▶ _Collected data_
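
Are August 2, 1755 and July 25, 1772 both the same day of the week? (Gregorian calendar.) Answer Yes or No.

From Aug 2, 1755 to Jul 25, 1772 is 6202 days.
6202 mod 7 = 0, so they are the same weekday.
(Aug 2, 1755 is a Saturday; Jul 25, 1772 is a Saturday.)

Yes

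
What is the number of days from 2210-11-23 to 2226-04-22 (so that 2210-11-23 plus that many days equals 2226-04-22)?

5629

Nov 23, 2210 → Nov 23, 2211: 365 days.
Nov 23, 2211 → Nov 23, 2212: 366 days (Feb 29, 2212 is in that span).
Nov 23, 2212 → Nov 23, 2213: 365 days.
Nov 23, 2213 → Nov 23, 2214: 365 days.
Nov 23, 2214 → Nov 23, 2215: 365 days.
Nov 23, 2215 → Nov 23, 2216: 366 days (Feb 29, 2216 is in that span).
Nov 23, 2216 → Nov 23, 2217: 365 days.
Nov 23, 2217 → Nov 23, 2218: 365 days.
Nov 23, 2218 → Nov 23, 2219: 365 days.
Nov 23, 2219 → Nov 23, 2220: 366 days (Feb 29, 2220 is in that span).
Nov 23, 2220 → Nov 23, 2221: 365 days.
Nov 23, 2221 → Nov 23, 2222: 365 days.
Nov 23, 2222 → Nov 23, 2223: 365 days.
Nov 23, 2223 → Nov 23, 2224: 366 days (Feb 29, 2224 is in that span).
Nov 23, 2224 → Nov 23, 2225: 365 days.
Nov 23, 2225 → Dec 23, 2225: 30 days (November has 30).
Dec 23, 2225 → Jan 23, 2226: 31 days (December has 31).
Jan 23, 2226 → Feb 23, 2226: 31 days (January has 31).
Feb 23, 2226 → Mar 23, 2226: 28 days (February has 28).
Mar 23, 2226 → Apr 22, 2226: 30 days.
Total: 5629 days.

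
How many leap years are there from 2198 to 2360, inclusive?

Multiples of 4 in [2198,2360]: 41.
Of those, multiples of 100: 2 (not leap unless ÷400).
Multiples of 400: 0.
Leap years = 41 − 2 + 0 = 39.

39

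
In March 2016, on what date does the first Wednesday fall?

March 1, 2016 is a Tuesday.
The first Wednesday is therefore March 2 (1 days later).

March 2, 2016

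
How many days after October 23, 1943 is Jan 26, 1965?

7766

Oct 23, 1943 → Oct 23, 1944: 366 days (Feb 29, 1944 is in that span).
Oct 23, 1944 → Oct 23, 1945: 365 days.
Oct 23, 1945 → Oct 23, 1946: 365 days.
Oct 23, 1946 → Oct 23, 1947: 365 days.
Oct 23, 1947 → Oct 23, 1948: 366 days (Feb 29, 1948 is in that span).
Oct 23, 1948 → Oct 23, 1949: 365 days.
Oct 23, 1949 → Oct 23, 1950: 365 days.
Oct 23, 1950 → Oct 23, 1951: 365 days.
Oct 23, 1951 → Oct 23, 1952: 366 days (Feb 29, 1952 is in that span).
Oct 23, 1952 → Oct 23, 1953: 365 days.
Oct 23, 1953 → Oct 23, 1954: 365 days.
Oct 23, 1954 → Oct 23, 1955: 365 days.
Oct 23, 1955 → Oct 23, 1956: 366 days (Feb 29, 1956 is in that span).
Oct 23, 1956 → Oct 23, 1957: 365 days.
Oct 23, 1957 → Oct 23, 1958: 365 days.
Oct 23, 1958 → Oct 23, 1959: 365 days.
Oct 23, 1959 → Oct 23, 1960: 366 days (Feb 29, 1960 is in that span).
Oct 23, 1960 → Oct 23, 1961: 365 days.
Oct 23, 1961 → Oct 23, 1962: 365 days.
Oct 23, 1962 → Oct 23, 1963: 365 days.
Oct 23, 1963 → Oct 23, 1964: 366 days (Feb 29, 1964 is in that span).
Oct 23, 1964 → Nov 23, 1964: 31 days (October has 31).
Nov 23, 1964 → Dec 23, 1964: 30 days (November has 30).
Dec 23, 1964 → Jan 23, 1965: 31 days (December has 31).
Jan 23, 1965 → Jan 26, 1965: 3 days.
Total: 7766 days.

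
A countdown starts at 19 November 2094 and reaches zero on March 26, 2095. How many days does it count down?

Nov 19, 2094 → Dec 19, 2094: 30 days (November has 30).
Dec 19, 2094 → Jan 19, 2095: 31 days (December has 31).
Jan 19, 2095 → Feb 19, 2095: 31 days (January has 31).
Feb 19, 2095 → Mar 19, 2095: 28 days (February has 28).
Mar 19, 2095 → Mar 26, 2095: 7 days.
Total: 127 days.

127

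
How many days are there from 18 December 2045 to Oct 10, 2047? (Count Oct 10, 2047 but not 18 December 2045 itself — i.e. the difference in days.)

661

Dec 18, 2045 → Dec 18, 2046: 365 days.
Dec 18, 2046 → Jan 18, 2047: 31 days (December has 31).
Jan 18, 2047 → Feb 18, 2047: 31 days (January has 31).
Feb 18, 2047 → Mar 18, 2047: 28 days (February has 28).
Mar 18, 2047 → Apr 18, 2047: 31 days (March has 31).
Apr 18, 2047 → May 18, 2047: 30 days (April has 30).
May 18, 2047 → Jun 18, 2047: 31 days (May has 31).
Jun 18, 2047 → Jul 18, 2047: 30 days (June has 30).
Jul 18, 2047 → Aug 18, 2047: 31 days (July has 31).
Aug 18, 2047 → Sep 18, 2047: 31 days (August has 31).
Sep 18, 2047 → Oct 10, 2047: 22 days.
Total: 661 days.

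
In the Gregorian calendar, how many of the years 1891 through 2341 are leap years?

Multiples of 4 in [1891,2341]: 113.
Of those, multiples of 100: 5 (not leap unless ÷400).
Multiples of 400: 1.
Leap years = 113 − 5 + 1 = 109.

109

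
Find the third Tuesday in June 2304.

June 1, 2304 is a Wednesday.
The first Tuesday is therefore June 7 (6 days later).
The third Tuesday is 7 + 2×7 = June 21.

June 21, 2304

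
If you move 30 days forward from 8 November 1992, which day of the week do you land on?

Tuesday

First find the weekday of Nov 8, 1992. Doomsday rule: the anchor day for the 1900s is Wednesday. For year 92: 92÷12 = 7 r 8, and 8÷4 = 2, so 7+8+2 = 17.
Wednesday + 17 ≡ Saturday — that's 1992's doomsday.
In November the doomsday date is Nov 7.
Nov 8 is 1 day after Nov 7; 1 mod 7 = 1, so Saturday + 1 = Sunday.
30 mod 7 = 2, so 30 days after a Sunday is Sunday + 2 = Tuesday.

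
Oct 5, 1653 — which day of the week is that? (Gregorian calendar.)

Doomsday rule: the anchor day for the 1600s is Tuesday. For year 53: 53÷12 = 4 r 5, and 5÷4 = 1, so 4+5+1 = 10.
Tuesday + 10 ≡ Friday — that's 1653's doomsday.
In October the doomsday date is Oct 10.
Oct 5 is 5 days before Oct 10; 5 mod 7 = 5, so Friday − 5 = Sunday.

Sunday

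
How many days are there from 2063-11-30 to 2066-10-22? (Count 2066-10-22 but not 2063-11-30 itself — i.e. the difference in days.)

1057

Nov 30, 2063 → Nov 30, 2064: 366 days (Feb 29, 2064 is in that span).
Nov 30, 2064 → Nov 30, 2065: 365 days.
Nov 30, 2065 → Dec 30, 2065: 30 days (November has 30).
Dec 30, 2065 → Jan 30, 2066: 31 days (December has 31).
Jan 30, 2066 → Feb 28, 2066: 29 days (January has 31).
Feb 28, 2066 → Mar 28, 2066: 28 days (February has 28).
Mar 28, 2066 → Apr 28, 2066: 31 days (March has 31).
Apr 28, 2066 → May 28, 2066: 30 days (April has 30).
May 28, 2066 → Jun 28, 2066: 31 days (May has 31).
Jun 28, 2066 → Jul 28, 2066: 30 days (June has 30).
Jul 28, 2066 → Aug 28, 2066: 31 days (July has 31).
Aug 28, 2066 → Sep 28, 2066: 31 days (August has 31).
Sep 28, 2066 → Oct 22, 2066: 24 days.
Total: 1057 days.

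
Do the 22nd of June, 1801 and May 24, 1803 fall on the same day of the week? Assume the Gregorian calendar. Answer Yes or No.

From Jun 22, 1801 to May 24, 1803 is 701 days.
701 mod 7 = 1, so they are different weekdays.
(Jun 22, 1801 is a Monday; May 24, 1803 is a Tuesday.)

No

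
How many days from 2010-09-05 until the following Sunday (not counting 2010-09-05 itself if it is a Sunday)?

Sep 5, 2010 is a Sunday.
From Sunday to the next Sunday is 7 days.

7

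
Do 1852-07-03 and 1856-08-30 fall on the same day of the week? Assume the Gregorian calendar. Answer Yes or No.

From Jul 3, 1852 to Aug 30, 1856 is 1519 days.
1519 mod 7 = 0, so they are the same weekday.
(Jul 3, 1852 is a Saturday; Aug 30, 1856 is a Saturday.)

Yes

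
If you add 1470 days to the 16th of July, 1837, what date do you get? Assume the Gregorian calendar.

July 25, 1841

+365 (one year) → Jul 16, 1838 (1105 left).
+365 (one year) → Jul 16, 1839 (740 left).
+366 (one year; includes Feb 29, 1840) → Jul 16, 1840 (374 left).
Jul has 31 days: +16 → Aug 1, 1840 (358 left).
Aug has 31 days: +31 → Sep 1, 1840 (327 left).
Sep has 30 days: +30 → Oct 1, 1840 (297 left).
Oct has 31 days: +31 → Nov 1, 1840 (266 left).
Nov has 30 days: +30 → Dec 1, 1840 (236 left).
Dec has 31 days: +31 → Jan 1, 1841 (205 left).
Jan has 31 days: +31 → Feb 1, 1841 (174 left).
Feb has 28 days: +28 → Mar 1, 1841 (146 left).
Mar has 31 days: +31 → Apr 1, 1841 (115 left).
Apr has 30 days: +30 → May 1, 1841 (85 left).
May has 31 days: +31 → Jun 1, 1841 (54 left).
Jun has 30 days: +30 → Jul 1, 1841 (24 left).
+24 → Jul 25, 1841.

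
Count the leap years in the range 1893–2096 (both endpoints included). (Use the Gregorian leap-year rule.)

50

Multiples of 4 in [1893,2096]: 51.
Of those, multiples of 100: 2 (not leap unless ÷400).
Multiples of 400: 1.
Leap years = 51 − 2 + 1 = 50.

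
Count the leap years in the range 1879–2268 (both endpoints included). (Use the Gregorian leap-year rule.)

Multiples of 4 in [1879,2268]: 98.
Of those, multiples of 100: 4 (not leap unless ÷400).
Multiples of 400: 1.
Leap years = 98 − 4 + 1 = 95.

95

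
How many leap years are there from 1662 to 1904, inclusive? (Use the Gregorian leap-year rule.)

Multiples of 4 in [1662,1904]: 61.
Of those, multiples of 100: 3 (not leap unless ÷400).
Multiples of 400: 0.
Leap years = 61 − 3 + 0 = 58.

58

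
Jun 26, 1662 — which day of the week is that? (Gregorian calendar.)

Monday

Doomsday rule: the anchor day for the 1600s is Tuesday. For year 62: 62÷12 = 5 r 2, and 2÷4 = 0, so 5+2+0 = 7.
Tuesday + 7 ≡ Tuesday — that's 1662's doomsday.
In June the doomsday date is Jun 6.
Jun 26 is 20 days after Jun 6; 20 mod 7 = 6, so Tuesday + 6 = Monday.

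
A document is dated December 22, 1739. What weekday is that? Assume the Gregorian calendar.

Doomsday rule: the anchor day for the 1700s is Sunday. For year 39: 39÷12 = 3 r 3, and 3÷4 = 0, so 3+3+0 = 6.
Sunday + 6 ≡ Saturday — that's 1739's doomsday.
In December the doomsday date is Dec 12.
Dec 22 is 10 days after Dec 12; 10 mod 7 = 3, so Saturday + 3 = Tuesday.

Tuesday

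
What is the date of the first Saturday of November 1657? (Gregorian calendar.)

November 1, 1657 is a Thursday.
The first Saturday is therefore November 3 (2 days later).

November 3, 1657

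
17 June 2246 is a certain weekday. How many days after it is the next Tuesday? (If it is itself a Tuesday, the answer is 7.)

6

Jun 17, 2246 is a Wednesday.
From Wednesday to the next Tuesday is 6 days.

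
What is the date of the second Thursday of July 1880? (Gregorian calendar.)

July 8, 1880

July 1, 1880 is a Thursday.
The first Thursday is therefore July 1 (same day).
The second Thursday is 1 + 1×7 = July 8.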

▶ _What you are asked to do_
Precisely the line with "Jun 26, 1662" and the lines after it, up to the last line of the entries above, are to be reproduced, and nothing more.

▶ _Result_
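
Jun 26, 1662 — which day of the week is that? (Gregorian calendar.)

Monday

Doomsday rule: the anchor day for the 1600s is Tuesday. For year 62: 62÷12 = 5 r 2, and 2÷4 = 0, so 5+2+0 = 7.
Tuesday + 7 ≡ Tuesday — that's 1662's doomsday.
In June the doomsday date is Jun 6.
Jun 26 is 20 days after Jun 6; 20 mod 7 = 6, so Tuesday + 6 = Monday.

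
A document is dated December 22, 1739. What weekday is that? Assume the Gregorian calendar.

Doomsday rule: the anchor day for the 1700s is Sunday. For year 39: 39÷12 = 3 r 3, and 3÷4 = 0, so 3+3+0 = 6.
Sunday + 6 ≡ Saturday — that's 1739's doomsday.
In December the doomsday date is Dec 12.
Dec 22 is 10 days after Dec 12; 10 mod 7 = 3, so Saturday + 3 = Tuesday.

Tuesday

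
What is the date of the first Saturday of November 1657? (Gregorian calendar.)

November 1, 1657 is a Thursday.
The first Saturday is therefore November 3 (2 days later).

November 3, 1657

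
17 June 2246 is a certain weekday. How many days after it is the next Tuesday? (If it is itself a Tuesday, the answer is 7.)

6

Jun 17, 2246 is a Wednesday.
From Wednesday to the next Tuesday is 6 days.

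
What is the date of the second Thursday of July 1880? (Gregorian calendar.)

July 8, 1880

July 1, 1880 is a Thursday.
The first Thursday is therefore July 1 (same day).
The second Thursday is 1 + 1×7 = July 8.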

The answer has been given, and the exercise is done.